▶ Action item
Using the records below, quote only the span that opens with the line containing "3623*2267 = 8213341" and closes with the line containing "sort([ - 693,475,438, - 966", exactly and inclusively.

[Start of section]

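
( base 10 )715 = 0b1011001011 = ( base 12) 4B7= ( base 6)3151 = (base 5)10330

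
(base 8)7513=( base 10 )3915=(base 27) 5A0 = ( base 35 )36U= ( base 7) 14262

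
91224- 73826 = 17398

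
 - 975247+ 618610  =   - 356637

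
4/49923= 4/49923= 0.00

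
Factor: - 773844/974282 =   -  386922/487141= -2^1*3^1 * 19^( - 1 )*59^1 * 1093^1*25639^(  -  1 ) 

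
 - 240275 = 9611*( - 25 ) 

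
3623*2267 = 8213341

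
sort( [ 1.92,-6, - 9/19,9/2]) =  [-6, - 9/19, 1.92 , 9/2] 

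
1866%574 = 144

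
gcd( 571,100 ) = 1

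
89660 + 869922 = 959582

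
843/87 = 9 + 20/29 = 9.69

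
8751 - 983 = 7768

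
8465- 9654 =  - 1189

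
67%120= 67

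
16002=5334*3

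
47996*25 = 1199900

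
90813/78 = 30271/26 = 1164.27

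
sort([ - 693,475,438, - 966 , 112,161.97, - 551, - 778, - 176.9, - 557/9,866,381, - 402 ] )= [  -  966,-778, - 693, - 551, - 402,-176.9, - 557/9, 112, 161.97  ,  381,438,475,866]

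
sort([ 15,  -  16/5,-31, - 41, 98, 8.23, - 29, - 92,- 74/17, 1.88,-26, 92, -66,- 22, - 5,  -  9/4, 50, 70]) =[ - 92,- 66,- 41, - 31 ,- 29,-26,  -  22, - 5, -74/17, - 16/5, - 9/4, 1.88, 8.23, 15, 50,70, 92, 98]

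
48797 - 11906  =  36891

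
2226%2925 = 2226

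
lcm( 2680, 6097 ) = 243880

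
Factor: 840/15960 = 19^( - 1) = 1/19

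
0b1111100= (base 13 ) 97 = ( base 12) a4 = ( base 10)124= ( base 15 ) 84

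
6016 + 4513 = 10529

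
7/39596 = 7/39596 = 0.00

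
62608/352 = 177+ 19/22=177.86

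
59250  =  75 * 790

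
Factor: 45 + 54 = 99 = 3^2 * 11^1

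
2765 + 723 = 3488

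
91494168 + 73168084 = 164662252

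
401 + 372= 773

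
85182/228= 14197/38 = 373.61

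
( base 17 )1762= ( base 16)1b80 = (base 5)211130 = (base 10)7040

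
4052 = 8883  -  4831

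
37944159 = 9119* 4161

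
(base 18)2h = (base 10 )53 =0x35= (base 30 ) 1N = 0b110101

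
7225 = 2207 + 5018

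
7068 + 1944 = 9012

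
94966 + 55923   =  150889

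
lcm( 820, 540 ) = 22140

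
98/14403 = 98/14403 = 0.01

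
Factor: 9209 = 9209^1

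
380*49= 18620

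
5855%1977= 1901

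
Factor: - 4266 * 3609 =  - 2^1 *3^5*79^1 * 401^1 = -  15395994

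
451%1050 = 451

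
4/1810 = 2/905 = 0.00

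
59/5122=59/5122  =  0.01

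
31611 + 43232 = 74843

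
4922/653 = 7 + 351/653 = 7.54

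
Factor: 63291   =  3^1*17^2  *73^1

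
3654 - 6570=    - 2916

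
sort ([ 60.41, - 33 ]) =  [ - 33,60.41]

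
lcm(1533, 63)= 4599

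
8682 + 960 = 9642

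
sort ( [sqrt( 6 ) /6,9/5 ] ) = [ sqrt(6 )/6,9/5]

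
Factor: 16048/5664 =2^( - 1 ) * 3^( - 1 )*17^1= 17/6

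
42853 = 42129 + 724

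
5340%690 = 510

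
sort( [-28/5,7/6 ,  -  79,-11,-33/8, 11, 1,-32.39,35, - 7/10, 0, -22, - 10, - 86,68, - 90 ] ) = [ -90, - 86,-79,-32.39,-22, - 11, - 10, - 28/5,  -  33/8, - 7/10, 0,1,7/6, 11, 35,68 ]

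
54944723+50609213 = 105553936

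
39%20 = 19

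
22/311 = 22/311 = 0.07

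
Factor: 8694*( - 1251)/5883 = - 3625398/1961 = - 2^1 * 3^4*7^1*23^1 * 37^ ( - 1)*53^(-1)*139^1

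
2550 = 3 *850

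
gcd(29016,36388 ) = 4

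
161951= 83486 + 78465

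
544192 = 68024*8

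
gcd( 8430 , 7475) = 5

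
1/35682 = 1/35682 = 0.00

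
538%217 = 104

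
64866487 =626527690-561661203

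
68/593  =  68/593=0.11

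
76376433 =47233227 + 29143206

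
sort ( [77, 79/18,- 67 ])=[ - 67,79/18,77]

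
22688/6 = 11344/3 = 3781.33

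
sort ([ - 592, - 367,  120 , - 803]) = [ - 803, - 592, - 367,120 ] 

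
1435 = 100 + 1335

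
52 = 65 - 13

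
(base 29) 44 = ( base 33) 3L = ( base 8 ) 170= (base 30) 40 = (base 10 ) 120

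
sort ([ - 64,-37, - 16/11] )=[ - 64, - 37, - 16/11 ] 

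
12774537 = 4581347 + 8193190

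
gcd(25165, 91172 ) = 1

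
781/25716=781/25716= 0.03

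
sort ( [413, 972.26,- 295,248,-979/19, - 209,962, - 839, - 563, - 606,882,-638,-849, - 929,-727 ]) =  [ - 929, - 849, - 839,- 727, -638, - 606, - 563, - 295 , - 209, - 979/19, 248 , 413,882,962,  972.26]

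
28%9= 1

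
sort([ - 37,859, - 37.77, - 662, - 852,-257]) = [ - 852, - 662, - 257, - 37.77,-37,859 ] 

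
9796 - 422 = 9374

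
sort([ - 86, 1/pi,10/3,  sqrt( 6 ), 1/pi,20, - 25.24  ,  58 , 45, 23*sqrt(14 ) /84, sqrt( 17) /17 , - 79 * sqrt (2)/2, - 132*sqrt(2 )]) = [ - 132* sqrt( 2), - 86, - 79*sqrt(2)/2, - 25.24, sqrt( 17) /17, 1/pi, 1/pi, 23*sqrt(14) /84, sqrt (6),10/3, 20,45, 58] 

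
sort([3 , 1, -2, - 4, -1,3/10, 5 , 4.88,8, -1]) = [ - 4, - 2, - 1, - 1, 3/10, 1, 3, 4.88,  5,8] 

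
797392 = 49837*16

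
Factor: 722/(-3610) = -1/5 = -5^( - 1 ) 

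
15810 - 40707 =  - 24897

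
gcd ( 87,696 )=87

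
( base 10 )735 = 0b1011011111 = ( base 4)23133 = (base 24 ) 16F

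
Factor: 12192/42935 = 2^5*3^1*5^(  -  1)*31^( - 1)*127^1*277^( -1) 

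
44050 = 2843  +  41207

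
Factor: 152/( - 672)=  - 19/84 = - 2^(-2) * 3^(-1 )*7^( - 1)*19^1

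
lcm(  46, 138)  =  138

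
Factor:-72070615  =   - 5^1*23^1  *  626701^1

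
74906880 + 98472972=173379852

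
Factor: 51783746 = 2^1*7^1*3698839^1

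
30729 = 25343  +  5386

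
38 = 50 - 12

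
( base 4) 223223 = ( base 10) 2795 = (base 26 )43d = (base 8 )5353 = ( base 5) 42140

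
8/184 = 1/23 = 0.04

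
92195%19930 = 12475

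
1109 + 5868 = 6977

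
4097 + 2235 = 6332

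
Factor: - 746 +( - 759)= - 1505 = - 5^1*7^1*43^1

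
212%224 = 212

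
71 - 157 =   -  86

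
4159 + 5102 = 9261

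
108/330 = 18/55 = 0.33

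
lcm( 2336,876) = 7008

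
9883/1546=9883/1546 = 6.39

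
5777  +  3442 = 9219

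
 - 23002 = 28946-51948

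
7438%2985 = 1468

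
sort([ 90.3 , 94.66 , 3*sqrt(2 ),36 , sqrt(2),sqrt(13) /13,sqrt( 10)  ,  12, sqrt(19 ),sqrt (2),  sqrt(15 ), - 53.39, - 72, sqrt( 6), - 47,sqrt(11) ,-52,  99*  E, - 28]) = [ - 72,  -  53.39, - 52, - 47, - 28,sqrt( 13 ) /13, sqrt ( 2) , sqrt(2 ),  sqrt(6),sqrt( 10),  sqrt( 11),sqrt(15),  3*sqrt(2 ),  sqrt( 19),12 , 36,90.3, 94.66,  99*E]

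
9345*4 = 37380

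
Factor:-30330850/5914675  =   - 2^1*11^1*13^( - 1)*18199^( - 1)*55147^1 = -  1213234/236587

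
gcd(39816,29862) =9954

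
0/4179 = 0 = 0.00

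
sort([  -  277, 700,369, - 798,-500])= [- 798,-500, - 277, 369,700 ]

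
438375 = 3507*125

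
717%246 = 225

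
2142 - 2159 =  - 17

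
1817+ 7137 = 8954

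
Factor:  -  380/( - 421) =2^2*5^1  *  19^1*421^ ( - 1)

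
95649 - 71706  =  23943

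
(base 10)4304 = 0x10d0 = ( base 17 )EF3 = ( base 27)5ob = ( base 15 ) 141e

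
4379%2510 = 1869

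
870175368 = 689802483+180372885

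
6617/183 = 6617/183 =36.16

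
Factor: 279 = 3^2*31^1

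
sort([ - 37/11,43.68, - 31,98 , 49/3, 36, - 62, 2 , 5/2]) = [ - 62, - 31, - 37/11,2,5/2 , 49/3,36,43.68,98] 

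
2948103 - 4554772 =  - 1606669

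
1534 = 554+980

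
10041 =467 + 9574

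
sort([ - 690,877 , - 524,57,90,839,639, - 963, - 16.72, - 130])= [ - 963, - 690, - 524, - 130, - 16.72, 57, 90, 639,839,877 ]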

[End of section]

▶ Written response
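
3623*2267 = 8213341

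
sort( [ 1.92,-6, - 9/19,9/2]) =  [-6, - 9/19, 1.92 , 9/2] 

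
1866%574 = 144

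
gcd( 571,100 ) = 1

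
89660 + 869922 = 959582

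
843/87 = 9 + 20/29 = 9.69

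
8751 - 983 = 7768

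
8465- 9654 =  - 1189

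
67%120= 67

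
16002=5334*3

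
47996*25 = 1199900

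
90813/78 = 30271/26 = 1164.27

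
sort([ - 693,475,438, - 966 , 112,161.97, - 551, - 778, - 176.9, - 557/9,866,381, - 402 ] )= [  -  966,-778, - 693, - 551, - 402,-176.9, - 557/9, 112, 161.97  ,  381,438,475,866]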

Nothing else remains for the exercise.